» **WHAT NEEDS TO BE DONE**
Take the data below. Output it exactly from its first line through the line containing "X_1 = (0.215, 0.076, -0.738)".

» **RECORDS FOR THE TASK**
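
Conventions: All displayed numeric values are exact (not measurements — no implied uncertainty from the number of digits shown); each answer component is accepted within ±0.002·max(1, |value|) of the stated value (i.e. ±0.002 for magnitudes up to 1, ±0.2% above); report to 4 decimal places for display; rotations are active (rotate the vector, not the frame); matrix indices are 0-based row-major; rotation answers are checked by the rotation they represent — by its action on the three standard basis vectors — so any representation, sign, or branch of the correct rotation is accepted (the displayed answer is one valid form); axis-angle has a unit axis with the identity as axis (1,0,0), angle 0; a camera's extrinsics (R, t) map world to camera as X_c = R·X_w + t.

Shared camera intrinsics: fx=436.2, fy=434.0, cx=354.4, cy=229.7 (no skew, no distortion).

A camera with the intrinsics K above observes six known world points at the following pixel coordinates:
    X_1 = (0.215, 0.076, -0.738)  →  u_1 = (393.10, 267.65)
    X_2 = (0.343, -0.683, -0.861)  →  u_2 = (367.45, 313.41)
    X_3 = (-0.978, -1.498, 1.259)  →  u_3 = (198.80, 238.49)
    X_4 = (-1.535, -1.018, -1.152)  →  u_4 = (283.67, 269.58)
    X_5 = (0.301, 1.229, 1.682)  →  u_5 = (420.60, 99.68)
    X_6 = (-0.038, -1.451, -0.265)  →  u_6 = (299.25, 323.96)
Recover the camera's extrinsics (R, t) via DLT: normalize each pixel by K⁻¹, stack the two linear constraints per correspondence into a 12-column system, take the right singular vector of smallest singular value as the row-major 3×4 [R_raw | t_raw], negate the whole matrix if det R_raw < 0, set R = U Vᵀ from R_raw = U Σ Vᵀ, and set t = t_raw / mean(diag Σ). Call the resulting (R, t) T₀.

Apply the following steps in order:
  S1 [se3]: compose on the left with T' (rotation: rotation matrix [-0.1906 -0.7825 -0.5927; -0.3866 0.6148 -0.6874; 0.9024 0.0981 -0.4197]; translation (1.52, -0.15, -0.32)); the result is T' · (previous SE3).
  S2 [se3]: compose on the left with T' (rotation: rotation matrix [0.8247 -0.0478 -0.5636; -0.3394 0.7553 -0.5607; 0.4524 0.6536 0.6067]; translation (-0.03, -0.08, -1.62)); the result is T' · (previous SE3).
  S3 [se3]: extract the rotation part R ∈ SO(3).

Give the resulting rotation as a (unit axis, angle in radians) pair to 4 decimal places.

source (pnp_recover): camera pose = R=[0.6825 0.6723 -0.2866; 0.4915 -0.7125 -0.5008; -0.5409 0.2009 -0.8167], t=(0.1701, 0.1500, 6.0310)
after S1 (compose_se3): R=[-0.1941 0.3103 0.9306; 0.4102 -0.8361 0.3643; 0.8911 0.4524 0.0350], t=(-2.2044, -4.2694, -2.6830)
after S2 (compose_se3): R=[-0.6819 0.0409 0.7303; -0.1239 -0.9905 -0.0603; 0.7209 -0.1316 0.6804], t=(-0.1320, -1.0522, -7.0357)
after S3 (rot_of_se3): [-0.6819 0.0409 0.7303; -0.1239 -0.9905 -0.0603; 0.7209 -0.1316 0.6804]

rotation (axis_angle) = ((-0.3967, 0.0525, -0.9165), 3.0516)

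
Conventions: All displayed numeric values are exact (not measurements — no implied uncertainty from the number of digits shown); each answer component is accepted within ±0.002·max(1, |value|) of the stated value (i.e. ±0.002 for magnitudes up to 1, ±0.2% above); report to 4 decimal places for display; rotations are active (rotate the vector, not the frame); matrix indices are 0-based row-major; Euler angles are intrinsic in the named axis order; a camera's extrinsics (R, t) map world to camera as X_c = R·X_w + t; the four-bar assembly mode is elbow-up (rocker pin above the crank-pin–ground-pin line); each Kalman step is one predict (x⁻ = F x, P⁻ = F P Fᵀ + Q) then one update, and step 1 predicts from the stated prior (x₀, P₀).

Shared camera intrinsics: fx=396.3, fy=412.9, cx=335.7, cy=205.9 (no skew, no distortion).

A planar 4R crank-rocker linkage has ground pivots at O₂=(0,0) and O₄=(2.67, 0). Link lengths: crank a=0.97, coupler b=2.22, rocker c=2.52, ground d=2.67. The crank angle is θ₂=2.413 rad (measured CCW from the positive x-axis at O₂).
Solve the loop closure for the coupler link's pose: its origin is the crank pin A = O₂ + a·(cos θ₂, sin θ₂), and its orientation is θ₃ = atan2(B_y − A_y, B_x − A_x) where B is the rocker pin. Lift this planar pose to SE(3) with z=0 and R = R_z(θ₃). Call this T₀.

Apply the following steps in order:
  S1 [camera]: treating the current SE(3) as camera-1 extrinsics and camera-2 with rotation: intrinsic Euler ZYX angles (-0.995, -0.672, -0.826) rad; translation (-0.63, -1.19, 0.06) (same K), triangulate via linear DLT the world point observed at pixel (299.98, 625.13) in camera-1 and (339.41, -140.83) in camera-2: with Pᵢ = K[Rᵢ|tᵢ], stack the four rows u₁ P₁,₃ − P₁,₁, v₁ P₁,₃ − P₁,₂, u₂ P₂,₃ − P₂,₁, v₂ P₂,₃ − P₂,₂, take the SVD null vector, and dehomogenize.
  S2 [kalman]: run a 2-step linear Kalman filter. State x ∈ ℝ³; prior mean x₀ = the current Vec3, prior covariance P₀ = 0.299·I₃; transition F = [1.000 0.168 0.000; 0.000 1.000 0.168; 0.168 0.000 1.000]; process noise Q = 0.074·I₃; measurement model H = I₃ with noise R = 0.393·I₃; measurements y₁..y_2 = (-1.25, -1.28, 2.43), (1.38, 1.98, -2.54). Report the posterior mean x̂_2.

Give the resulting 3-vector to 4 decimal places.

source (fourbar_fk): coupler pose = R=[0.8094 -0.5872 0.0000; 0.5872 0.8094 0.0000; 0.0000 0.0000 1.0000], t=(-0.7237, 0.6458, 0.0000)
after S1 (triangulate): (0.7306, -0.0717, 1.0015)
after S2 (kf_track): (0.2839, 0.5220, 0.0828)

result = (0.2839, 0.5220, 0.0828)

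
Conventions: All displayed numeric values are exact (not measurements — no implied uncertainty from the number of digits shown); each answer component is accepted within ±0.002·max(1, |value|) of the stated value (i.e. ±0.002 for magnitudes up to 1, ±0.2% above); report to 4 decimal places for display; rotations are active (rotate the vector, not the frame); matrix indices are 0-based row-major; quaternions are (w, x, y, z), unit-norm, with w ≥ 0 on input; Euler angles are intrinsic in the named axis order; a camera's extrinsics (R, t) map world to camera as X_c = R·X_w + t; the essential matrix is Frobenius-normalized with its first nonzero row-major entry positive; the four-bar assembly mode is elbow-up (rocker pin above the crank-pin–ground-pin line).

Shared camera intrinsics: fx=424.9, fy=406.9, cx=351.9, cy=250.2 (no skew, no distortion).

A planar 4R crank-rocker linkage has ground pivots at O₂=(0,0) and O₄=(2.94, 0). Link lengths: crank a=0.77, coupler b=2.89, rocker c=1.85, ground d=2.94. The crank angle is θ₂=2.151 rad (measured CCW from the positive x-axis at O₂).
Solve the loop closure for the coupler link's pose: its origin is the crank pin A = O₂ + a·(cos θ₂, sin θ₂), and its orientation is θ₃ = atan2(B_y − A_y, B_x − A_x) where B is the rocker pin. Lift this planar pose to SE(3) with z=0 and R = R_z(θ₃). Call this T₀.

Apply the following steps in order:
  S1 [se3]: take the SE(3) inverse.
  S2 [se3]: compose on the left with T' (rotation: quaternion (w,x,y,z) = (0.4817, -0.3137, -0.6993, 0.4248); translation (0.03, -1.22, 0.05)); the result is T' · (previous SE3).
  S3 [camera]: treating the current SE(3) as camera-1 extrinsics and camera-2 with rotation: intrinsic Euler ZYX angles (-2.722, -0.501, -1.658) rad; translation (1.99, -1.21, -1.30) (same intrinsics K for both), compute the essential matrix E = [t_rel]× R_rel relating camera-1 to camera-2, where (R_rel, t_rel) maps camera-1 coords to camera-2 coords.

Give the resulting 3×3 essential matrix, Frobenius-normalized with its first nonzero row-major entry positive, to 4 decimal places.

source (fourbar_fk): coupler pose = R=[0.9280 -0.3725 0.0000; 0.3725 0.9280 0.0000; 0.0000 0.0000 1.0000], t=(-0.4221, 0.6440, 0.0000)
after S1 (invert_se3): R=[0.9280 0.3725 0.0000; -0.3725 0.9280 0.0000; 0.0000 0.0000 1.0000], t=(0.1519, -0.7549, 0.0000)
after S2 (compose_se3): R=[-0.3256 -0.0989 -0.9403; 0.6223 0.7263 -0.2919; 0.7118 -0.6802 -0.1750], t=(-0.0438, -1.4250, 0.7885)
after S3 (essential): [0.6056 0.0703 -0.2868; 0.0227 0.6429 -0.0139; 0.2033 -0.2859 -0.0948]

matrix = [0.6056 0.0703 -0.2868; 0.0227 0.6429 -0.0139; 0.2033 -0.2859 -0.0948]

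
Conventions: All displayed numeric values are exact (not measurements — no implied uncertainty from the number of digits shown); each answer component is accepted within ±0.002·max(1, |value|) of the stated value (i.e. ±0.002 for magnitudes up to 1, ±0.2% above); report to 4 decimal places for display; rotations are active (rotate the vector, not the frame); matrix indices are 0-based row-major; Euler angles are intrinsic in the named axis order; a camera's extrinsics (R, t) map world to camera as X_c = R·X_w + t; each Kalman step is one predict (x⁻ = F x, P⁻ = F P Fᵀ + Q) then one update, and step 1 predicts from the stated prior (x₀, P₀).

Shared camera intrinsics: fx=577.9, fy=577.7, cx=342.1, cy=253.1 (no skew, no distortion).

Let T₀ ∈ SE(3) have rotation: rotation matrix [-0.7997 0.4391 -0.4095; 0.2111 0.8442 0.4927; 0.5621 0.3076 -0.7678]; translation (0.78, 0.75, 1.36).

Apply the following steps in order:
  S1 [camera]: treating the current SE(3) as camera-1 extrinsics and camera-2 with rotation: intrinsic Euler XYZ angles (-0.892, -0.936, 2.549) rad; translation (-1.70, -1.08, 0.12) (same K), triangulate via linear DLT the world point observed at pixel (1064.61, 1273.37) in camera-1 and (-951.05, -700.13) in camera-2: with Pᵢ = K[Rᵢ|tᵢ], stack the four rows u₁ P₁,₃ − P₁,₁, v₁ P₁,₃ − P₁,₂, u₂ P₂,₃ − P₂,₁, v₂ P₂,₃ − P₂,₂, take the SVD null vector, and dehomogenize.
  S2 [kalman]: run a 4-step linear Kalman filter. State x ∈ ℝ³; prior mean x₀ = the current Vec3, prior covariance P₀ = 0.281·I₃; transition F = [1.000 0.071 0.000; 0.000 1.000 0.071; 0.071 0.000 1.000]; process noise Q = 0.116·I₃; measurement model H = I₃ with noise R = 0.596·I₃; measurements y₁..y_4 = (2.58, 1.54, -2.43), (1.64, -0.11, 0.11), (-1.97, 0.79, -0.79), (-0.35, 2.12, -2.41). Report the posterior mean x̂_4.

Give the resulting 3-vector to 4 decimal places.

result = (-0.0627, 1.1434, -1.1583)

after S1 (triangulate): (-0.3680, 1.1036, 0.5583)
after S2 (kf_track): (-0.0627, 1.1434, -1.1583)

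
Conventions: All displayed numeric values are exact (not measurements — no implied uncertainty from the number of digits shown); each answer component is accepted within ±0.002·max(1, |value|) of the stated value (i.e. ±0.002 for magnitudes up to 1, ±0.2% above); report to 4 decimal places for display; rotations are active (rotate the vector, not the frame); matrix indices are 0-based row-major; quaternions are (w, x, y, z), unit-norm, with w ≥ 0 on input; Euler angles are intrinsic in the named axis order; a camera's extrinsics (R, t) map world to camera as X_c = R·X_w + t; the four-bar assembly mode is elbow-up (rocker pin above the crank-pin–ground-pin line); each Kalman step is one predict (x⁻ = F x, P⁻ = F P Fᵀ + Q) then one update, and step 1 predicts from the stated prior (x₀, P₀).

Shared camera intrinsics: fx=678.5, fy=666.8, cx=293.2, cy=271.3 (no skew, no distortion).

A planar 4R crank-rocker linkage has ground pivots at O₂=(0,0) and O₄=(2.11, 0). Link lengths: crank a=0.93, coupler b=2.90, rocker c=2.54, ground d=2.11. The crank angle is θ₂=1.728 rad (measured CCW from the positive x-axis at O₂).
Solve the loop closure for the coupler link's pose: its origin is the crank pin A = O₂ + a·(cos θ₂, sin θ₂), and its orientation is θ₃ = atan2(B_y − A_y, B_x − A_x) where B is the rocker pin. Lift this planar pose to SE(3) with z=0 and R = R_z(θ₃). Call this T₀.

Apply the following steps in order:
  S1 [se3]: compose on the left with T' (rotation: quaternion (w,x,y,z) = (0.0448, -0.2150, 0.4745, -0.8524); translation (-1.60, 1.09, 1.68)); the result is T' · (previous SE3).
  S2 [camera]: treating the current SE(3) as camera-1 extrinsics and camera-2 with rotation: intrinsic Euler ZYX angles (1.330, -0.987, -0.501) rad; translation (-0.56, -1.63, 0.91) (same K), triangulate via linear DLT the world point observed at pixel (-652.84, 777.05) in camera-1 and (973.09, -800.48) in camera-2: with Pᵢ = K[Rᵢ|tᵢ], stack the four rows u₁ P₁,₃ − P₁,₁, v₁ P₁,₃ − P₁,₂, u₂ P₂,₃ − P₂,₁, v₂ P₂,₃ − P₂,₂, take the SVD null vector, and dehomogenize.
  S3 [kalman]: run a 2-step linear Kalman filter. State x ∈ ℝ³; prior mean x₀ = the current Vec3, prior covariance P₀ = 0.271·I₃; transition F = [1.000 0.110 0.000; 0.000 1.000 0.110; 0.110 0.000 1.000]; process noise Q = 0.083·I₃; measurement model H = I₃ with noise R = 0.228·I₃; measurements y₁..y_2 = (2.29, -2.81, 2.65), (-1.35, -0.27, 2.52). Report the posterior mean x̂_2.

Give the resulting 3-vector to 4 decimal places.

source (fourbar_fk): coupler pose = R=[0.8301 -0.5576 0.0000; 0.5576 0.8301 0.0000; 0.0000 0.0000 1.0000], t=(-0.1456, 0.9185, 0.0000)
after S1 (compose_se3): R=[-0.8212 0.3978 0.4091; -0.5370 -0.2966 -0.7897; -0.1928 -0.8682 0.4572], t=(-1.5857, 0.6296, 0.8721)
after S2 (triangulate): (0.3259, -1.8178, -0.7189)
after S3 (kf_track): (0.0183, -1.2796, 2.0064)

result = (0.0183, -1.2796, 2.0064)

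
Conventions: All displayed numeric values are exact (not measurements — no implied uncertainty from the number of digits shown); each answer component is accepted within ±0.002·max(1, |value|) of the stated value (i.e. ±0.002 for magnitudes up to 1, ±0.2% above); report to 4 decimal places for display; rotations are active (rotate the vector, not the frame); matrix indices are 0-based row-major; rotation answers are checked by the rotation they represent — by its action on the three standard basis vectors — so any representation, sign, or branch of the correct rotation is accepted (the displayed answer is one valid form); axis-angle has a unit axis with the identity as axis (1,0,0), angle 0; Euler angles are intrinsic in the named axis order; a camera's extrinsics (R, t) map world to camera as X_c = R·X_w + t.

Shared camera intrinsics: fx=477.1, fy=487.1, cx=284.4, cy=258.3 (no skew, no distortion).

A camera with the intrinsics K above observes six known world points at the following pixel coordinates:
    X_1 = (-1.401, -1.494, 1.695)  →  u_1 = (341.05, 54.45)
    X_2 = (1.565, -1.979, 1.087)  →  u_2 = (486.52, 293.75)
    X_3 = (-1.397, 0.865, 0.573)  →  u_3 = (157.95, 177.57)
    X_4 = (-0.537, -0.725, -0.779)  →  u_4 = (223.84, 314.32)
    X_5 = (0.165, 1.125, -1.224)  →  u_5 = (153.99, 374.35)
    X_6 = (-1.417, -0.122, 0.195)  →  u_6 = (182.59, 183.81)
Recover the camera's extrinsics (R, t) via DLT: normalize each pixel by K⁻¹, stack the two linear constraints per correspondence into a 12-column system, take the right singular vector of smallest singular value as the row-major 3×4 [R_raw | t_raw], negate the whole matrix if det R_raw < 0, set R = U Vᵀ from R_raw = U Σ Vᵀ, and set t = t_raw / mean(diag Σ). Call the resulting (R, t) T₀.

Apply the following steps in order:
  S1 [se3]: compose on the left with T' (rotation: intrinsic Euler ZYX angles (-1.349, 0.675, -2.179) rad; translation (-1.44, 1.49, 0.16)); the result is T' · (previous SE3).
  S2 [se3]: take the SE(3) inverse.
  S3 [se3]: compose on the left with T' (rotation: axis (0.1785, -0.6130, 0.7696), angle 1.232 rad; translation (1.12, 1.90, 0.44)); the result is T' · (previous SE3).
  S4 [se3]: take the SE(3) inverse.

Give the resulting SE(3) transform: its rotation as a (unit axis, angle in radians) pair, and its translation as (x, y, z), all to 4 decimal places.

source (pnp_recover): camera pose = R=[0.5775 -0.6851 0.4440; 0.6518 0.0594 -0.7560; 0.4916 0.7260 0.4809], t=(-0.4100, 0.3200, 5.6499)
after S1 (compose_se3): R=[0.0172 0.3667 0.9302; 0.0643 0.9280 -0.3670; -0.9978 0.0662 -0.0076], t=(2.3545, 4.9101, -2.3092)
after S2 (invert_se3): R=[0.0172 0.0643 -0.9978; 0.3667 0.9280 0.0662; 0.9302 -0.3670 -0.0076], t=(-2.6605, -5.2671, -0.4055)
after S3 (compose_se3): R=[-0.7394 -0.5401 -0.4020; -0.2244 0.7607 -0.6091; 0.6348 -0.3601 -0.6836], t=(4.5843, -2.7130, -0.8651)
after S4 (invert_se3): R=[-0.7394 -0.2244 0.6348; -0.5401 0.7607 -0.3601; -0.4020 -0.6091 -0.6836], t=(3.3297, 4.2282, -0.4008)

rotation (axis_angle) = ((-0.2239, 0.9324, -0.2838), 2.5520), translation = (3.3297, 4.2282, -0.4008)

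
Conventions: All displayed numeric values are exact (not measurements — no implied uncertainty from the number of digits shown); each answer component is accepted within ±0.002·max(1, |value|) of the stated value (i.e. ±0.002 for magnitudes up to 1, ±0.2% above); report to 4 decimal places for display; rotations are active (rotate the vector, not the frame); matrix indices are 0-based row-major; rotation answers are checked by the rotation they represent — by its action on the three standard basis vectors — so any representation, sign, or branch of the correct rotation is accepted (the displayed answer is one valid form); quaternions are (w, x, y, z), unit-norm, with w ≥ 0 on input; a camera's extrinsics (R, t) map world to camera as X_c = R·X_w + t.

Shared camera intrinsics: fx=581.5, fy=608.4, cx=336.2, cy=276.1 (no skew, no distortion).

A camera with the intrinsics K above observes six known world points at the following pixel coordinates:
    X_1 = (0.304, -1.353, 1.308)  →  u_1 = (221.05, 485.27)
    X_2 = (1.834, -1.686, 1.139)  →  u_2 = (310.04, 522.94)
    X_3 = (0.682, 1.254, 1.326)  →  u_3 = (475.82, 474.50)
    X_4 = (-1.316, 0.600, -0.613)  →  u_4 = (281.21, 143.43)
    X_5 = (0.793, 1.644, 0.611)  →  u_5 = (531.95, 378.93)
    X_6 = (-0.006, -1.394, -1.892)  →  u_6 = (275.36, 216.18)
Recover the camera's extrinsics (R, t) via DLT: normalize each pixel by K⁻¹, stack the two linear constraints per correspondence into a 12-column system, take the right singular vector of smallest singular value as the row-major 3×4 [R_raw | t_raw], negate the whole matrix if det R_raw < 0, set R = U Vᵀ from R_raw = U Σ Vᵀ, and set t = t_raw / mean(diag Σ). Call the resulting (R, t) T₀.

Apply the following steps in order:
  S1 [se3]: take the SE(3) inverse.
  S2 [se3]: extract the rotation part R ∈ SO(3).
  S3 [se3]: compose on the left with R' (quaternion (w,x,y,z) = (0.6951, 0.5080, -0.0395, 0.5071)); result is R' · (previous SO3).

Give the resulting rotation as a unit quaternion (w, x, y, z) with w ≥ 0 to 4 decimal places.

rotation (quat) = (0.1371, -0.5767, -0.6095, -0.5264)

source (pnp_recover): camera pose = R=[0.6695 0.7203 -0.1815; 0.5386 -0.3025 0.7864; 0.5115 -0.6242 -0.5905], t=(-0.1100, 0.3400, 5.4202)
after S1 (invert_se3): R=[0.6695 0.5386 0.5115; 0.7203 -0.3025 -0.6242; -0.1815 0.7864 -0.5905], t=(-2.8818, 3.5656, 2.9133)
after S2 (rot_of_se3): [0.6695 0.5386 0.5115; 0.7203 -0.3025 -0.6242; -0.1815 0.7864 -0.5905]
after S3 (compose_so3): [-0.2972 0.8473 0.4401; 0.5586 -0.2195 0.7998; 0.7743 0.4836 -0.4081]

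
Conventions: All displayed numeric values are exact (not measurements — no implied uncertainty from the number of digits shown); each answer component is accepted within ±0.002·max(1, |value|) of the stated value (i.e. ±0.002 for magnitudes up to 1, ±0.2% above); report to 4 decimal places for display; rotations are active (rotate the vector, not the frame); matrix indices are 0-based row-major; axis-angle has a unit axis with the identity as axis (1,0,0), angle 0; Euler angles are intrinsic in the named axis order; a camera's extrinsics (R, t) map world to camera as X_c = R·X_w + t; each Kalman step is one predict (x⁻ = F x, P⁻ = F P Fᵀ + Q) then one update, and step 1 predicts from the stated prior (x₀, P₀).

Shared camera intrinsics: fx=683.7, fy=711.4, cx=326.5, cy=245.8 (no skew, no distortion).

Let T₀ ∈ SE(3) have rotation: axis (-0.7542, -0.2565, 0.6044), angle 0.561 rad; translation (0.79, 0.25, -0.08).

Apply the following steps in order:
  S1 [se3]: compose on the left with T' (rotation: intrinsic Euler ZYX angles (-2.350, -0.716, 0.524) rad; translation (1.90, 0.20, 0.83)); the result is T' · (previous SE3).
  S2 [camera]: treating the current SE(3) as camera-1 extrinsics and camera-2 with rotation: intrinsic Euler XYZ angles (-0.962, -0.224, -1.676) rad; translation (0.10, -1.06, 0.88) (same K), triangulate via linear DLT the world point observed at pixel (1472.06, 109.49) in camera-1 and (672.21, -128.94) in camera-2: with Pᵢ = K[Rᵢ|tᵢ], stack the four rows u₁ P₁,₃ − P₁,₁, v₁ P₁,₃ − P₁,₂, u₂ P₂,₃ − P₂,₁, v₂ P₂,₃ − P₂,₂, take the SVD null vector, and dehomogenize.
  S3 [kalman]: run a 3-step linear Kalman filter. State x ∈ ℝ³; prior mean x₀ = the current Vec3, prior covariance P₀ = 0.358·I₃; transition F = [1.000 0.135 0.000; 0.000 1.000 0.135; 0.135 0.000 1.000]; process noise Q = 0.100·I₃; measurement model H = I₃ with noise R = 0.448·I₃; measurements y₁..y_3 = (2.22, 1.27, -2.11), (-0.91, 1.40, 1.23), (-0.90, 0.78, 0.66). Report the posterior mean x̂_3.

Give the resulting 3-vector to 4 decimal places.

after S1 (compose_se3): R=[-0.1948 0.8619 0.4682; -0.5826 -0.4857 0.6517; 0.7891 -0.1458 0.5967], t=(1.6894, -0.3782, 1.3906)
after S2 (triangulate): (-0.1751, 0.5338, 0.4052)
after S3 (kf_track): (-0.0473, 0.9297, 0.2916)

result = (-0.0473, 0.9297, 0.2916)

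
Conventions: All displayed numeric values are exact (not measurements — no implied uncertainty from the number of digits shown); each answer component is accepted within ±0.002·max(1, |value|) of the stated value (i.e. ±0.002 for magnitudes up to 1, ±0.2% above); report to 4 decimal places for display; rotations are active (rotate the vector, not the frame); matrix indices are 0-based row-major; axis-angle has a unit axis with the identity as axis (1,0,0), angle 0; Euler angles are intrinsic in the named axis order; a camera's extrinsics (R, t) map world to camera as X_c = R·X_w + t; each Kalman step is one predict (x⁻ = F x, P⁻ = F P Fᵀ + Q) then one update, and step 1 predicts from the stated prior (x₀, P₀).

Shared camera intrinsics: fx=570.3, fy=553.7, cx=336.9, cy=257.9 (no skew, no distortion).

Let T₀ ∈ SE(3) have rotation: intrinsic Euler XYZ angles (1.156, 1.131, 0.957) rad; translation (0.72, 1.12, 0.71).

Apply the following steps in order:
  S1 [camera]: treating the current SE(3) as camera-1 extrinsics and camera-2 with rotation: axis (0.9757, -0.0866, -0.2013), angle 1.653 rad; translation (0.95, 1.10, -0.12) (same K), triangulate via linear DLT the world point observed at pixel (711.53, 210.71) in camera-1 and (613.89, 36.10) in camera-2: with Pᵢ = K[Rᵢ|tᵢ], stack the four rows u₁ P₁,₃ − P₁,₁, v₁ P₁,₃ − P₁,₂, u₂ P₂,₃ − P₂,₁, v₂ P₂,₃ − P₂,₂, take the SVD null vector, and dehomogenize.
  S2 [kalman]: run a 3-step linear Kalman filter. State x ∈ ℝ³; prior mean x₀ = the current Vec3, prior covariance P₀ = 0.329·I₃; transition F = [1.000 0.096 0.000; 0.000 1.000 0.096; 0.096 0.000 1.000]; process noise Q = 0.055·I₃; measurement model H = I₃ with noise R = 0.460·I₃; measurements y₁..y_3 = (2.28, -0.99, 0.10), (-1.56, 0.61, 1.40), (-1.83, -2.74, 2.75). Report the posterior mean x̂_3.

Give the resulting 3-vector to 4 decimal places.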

» **EXERCISE SOLUTION**
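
Conventions: All displayed numeric values are exact (not measurements — no implied uncertainty from the number of digits shown); each answer component is accepted within ±0.002·max(1, |value|) of the stated value (i.e. ±0.002 for magnitudes up to 1, ±0.2% above); report to 4 decimal places for display; rotations are active (rotate the vector, not the frame); matrix indices are 0-based row-major; rotation answers are checked by the rotation they represent — by its action on the three standard basis vectors — so any representation, sign, or branch of the correct rotation is accepted (the displayed answer is one valid form); axis-angle has a unit axis with the identity as axis (1,0,0), angle 0; a camera's extrinsics (R, t) map world to camera as X_c = R·X_w + t.

Shared camera intrinsics: fx=436.2, fy=434.0, cx=354.4, cy=229.7 (no skew, no distortion).

A camera with the intrinsics K above observes six known world points at the following pixel coordinates:
    X_1 = (0.215, 0.076, -0.738)  →  u_1 = (393.10, 267.65)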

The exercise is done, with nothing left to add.